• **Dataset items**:
• • • •

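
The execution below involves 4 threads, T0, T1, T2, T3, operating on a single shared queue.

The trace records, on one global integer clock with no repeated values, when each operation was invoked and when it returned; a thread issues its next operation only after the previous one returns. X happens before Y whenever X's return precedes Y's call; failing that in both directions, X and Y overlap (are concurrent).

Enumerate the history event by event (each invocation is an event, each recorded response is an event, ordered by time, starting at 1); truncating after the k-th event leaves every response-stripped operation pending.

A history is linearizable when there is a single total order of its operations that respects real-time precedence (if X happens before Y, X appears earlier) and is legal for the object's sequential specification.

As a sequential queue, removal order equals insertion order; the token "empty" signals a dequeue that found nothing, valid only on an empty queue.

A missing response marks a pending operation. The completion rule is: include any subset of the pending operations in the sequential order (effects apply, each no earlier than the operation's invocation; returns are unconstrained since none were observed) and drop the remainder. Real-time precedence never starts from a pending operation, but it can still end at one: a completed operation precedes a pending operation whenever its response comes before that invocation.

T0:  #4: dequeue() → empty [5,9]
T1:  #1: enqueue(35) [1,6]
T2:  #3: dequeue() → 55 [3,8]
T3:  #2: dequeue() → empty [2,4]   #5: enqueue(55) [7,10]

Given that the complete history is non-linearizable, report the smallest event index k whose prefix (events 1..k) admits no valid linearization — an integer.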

• • • •

• **Problem requirements**: Write out the lines above, starting at the line that contains "A missing response" and ending with the final line, and nothing else; copy them exactly.

• **Your solution**:
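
A missing response marks a pending operation. The completion rule is: include any subset of the pending operations in the sequential order (effects apply, each no earlier than the operation's invocation; returns are unconstrained since none were observed) and drop the remainder. Real-time precedence never starts from a pending operation, but it can still end at one: a completed operation precedes a pending operation whenever its response comes before that invocation.

T0:  #4: dequeue() → empty [5,9]
T1:  #1: enqueue(35) [1,6]
T2:  #3: dequeue() → 55 [3,8]
T3:  #2: dequeue() → empty [2,4]   #5: enqueue(55) [7,10]

Given that the complete history is non-linearizable, report the smallest event index k whose prefix (events 1..k) admits no valid linearization — an integer.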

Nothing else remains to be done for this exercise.